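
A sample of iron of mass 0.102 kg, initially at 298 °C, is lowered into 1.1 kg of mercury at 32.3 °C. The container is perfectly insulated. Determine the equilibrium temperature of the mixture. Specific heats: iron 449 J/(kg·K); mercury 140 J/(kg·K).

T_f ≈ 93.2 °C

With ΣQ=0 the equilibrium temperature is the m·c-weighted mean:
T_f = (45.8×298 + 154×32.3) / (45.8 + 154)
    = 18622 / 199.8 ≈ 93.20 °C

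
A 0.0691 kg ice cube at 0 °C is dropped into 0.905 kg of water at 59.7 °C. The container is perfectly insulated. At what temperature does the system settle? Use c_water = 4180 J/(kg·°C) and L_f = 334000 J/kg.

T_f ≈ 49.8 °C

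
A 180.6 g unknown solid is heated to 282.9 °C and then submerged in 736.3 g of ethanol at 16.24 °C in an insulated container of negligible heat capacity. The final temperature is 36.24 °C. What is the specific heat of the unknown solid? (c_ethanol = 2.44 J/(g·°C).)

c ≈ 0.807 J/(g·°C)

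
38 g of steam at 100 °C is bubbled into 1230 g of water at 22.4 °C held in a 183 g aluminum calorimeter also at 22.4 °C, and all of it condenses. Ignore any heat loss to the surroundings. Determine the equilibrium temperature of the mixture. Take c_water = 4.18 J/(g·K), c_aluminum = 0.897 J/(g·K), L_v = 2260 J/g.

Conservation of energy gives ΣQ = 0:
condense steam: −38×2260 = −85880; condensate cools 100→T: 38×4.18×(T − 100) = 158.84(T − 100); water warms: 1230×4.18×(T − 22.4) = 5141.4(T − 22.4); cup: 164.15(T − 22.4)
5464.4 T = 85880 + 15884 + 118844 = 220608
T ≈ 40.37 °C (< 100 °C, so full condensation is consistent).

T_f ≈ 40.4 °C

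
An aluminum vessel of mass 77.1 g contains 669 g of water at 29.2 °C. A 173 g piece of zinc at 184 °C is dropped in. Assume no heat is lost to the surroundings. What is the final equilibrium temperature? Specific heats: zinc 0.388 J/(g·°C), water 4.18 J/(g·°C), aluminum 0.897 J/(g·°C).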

=-=-=

TASK ITEM: All of the material must be given again exactly.

ANSWER BOX:
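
A sample of iron of mass 0.102 kg, initially at 298 °C, is lowered into 1.1 kg of mercury at 32.3 °C. The container is perfectly insulated. Determine the equilibrium temperature of the mixture. Specific heats: iron 449 J/(kg·K); mercury 140 J/(kg·K).

T_f ≈ 93.2 °C

With ΣQ=0 the equilibrium temperature is the m·c-weighted mean:
T_f = (45.8×298 + 154×32.3) / (45.8 + 154)
    = 18622 / 199.8 ≈ 93.20 °C

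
A 0.0691 kg ice cube at 0 °C is dropped into 0.905 kg of water at 59.7 °C. The container is perfectly insulated. At what temperature does the system settle? Use c_water = 4180 J/(kg·°C) and L_f = 334000 J/kg.

T_f ≈ 49.8 °C

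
A 180.6 g unknown solid is heated to 282.9 °C and then submerged in 736.3 g of ethanol at 16.24 °C in an insulated container of negligible heat capacity. The final temperature is 36.24 °C. What is the specific heat of the unknown solid? (c_ethanol = 2.44 J/(g·°C).)

c ≈ 0.807 J/(g·°C)

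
38 g of steam at 100 °C is bubbled into 1230 g of water at 22.4 °C held in a 183 g aluminum calorimeter also at 22.4 °C, and all of it condenses. Ignore any heat loss to the surroundings. Determine the equilibrium temperature of the mixture. Take c_water = 4.18 J/(g·K), c_aluminum = 0.897 J/(g·K), L_v = 2260 J/g.

Conservation of energy gives ΣQ = 0:
condense steam: −38×2260 = −85880; condensate cools 100→T: 38×4.18×(T − 100) = 158.84(T − 100); water warms: 1230×4.18×(T − 22.4) = 5141.4(T − 22.4); cup: 164.15(T − 22.4)
5464.4 T = 85880 + 15884 + 118844 = 220608
T ≈ 40.37 °C (< 100 °C, so full condensation is consistent).

T_f ≈ 40.4 °C

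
An aluminum vessel of mass 77.1 g contains 669 g of water at 29.2 °C. A 173 g piece of zinc at 184 °C is dropped in. Assume no heat is lost to the surroundings. What is the final equilibrium temperature? Specific heats: zinc 0.388 J/(g·°C), water 4.18 J/(g·°C), aluminum 0.897 J/(g·°C).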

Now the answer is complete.